◆ Stored data:

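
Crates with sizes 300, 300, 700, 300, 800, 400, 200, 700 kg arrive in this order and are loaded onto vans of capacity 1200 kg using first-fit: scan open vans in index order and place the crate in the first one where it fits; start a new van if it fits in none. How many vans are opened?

4

  300 → van 1 (new)  [load 300/1200]
  300 → van 1  [load 600/1200]
  700 → van 2 (new)  [load 700/1200]
  300 → van 1  [load 900/1200]
  800 → van 3 (new)  [load 800/1200]
  400 → van 2  [load 1100/1200]
  200 → van 1  [load 1100/1200]
  700 → van 4 (new)  [load 700/1200]
4 vans opened.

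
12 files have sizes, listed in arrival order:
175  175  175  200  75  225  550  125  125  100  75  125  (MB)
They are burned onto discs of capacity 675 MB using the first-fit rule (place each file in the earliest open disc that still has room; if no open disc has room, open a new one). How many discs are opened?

4

  175 → disc 1 (new)  [load 175/675]
  175 → disc 1  [load 350/675]
  175 → disc 1  [load 525/675]
  200 → disc 2 (new)  [load 200/675]
  75 → disc 1  [load 600/675]
  225 → disc 2  [load 425/675]
  550 → disc 3 (new)  [load 550/675]
  125 → disc 2  [load 550/675]
  125 → disc 2  [load 675/675]
  100 → disc 3  [load 650/675]
  75 → disc 1  [load 675/675]
  125 → disc 4 (new)  [load 125/675]
4 discs opened.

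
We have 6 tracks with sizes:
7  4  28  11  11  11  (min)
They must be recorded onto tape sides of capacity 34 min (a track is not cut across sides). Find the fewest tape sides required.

Total = 28 + 11 + 11 + 11 + 7 + 4 = 72 min.
Lower bound: ⌈72/34⌉ = 3 tape sides.
A packing using 3 tape sides:
  side 1: 28 + 4 = 32
  side 2: 11 + 11 + 11 = 33
  side 3: 7 = 7
This matches the lower bound, so 3 is optimal.

3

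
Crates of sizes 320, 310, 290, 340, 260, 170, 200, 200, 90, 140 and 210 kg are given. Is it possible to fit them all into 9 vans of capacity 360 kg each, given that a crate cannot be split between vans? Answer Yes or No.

Yes

A valid assignment using 9 vans:
  van 1: 340 = 340
  van 2: 320 = 320
  van 3: 310 = 310
  van 4: 290 = 290
  van 5: 260 + 90 = 350
  van 6: 210 + 140 = 350
  van 7: 200 = 200
  van 8: 200 = 200
  van 9: 170 = 170
Every load is within 360 kg, so 9 vans suffice.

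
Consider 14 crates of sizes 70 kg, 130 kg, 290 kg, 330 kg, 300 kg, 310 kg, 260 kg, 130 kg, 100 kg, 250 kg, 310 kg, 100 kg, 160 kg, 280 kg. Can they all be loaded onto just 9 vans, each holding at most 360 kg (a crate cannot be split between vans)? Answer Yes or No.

No

Total = 3020 kg; ⌈3020/360⌉ = 9.
The bound of 9 does not rule out 9, but exhaustive search shows no assignment into 9 vans of capacity 360 kg exists — the minimum is 10.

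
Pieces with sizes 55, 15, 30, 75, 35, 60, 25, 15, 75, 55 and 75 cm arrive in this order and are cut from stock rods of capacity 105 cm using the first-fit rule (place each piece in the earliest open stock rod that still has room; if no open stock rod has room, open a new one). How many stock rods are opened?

6

  55 → stock rod 1 (new)  [load 55/105]
  15 → stock rod 1  [load 70/105]
  30 → stock rod 1  [load 100/105]
  75 → stock rod 2 (new)  [load 75/105]
  35 → stock rod 3 (new)  [load 35/105]
  60 → stock rod 3  [load 95/105]
  25 → stock rod 2  [load 100/105]
  15 → stock rod 4 (new)  [load 15/105]
  75 → stock rod 4  [load 90/105]
  55 → stock rod 5 (new)  [load 55/105]
  75 → stock rod 6 (new)  [load 75/105]
6 stock rods opened.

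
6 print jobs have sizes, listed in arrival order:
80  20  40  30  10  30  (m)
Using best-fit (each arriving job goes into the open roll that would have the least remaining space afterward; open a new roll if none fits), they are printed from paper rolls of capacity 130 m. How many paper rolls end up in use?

2

  80 → roll 1 (new)  [load 80/130]
  20 → roll 1  [load 100/130]
  40 → roll 2 (new)  [load 40/130]
  30 → roll 1  [load 130/130]
  10 → roll 2  [load 50/130]
  30 → roll 2  [load 80/130]
2 paper rolls opened.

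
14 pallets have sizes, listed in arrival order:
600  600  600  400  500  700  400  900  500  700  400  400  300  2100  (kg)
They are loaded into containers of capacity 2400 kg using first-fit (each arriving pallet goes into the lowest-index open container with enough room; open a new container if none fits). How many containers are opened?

4

  600 → container 1 (new)  [load 600/2400]
  600 → container 1  [load 1200/2400]
  600 → container 1  [load 1800/2400]
  400 → container 1  [load 2200/2400]
  500 → container 2 (new)  [load 500/2400]
  700 → container 2  [load 1200/2400]
  400 → container 2  [load 1600/2400]
  900 → container 3 (new)  [load 900/2400]
  500 → container 2  [load 2100/2400]
  700 → container 3  [load 1600/2400]
  400 → container 3  [load 2000/2400]
  400 → container 3  [load 2400/2400]
  300 → container 2  [load 2400/2400]
  2100 → container 4 (new)  [load 2100/2400]
4 containers opened.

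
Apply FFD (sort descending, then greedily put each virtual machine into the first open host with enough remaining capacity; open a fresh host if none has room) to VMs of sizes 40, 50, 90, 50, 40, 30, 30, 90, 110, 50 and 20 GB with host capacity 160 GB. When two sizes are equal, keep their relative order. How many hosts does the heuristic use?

4

Sorted descending: 110, 90, 90, 50, 50, 50, 40, 40, 30, 30, 20.
  110 → host 1 (new)  [load 110/160]
  90 → host 2 (new)  [load 90/160]
  90 → host 3 (new)  [load 90/160]
  50 → host 1  [load 160/160]
  50 → host 2  [load 140/160]
  50 → host 3  [load 140/160]
  40 → host 4 (new)  [load 40/160]
  40 → host 4  [load 80/160]
  30 → host 4  [load 110/160]
  30 → host 4  [load 140/160]
  20 → host 2  [load 160/160]
4 hosts opened.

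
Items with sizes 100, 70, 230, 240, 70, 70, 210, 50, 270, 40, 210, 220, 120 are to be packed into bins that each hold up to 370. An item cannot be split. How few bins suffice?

6

Total = 270 + 240 + 230 + 220 + 210 + 210 + 120 + 100 + 70 + 70 + 70 + 50 + 40 = 1900.
Lower bound: ⌈1900/370⌉ = 6 bins.
A packing using 6 bins:
  bin 1: 270 + 100 = 370
  bin 2: 240 + 120 = 360
  bin 3: 230 + 70 + 70 = 370
  bin 4: 220 + 70 + 50 = 340
  bin 5: 210 + 40 = 250
  bin 6: 210 = 210
This matches the lower bound, so 6 is optimal.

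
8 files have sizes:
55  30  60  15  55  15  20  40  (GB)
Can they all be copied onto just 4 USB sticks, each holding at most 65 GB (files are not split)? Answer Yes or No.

No

Total = 290 GB; ⌈290/65⌉ = 5.
At least 5 USB sticks are required, but only 4 are allowed.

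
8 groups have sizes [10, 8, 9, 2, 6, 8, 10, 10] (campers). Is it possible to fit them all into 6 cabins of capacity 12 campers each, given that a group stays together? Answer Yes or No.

Total = 63 campers; ⌈63/12⌉ = 6.
The bound of 6 does not rule out 6, but exhaustive search shows no assignment into 6 cabins of capacity 12 campers exists — the minimum is 7.

No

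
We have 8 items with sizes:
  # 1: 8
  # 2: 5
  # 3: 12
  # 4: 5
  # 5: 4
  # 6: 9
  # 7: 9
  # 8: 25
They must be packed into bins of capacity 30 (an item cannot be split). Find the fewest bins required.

3

Total = 25 + 12 + 9 + 9 + 8 + 5 + 5 + 4 = 77.
Lower bound: ⌈77/30⌉ = 3 bins.
A packing using 3 bins:
  bin 1: 25 + 5 = 30
  bin 2: 12 + 9 + 9 = 30
  bin 3: 8 + 5 + 4 = 17
This matches the lower bound, so 3 is optimal.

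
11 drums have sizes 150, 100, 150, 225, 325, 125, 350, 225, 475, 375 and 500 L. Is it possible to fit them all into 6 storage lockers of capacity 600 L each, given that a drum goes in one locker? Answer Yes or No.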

◆ Problem to work on:
Search the material for the word "listed" and copy each line where it occurs.

◆ The completed task:
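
12 files have sizes, listed in arrival order:
6 print jobs have sizes, listed in arrival order:
14 pallets have sizes, listed in arrival order: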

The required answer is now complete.